→ Problem:
Reproduce the entries below exactly, but only from the line containing "(k*ψ - exp(k)) + (1)*ψ' = 0" to the line containing "3. a linear integrating factor", inclusive.

(Stored data)

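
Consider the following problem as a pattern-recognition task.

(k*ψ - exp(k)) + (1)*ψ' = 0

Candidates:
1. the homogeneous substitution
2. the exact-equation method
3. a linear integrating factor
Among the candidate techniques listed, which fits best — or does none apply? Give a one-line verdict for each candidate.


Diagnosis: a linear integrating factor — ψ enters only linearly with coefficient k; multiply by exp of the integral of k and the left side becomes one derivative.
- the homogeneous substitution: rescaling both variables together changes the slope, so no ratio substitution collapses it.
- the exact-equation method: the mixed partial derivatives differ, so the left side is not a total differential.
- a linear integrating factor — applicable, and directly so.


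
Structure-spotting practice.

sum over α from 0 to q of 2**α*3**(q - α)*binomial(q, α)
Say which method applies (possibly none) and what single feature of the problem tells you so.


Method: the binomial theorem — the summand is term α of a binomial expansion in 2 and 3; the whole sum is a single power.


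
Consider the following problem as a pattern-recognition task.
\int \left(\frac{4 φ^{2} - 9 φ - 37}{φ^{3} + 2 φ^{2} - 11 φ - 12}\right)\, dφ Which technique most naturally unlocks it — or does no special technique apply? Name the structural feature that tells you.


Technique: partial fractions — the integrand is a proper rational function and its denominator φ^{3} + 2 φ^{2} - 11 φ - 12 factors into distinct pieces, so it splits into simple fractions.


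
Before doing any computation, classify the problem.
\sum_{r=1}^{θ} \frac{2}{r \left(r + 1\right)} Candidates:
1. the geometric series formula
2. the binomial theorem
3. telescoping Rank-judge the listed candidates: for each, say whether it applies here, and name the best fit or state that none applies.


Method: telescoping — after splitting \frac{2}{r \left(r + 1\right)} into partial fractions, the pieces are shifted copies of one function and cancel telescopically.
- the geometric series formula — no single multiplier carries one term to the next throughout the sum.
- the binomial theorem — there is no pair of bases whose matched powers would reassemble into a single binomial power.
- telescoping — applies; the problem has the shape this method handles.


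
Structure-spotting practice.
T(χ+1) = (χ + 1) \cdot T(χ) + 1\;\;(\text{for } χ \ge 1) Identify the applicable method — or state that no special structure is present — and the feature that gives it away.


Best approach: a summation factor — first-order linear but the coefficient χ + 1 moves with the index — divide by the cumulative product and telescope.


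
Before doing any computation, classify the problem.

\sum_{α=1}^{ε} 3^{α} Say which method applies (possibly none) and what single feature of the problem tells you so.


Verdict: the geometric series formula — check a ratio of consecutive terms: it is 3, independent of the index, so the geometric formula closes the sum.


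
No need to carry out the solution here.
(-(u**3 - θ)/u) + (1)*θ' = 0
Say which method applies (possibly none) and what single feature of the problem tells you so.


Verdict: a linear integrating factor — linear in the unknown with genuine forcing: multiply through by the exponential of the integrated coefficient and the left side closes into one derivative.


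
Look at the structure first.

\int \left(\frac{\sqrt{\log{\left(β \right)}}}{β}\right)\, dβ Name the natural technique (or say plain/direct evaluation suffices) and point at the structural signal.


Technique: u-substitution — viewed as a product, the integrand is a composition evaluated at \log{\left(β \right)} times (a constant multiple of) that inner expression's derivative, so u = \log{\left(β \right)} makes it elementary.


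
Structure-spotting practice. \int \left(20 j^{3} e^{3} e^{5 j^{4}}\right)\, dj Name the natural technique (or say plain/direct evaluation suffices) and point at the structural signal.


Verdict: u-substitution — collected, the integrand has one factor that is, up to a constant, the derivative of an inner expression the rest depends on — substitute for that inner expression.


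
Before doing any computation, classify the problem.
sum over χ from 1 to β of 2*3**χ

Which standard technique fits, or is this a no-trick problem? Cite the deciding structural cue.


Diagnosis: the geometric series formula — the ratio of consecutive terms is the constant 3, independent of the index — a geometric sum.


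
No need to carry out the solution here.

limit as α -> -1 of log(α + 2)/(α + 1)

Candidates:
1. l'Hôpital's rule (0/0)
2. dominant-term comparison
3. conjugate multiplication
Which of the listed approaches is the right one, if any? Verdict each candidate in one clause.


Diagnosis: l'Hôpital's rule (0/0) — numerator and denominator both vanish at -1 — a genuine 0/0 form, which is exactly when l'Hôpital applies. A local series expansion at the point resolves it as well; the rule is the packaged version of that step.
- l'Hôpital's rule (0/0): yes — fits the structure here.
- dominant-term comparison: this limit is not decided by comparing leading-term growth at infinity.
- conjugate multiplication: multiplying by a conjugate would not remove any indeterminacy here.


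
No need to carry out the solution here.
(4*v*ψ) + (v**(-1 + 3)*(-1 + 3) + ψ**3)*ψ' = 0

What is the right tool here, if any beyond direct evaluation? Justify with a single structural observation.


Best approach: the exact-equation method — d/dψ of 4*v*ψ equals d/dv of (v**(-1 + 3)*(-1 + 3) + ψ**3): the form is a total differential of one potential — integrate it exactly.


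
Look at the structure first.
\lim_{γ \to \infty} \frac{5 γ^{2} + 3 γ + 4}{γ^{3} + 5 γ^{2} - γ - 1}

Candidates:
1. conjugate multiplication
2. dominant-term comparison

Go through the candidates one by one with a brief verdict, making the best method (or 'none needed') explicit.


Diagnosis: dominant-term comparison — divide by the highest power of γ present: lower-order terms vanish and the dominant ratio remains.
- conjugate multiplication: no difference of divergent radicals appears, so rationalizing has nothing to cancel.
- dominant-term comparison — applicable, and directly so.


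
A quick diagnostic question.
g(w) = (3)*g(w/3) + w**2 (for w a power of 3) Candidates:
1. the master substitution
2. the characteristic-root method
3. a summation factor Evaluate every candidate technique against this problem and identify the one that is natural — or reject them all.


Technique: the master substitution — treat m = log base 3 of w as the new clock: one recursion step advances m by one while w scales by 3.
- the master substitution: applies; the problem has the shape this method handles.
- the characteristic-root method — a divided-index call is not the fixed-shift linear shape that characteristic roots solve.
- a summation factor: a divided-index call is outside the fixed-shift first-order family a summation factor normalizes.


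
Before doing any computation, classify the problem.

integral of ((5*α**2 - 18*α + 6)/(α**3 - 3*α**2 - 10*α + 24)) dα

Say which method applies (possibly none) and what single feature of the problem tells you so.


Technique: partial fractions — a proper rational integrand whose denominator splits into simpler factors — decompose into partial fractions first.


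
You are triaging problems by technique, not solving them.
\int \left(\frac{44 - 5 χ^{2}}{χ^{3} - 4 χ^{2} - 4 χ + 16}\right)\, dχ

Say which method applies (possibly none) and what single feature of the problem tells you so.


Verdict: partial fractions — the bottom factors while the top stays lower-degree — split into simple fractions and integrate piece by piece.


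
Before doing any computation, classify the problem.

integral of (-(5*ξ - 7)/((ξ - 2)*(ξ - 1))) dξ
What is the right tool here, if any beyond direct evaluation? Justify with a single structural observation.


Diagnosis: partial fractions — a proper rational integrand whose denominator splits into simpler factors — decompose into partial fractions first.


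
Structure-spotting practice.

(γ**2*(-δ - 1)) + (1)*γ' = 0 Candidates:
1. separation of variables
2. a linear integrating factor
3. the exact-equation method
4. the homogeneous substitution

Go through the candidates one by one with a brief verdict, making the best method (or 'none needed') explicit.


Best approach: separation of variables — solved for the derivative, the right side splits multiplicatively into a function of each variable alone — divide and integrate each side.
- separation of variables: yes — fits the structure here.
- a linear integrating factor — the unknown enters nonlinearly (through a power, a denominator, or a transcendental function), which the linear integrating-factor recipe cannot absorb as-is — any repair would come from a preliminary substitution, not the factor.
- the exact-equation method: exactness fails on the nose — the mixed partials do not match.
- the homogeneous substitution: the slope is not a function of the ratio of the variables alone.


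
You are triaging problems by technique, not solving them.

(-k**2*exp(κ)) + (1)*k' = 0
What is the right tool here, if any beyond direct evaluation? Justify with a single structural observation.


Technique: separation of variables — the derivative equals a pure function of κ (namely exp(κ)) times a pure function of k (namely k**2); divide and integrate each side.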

→ The answer:
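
(k*ψ - exp(k)) + (1)*ψ' = 0

Candidates:
1. the homogeneous substitution
2. the exact-equation method
3. a linear integrating factor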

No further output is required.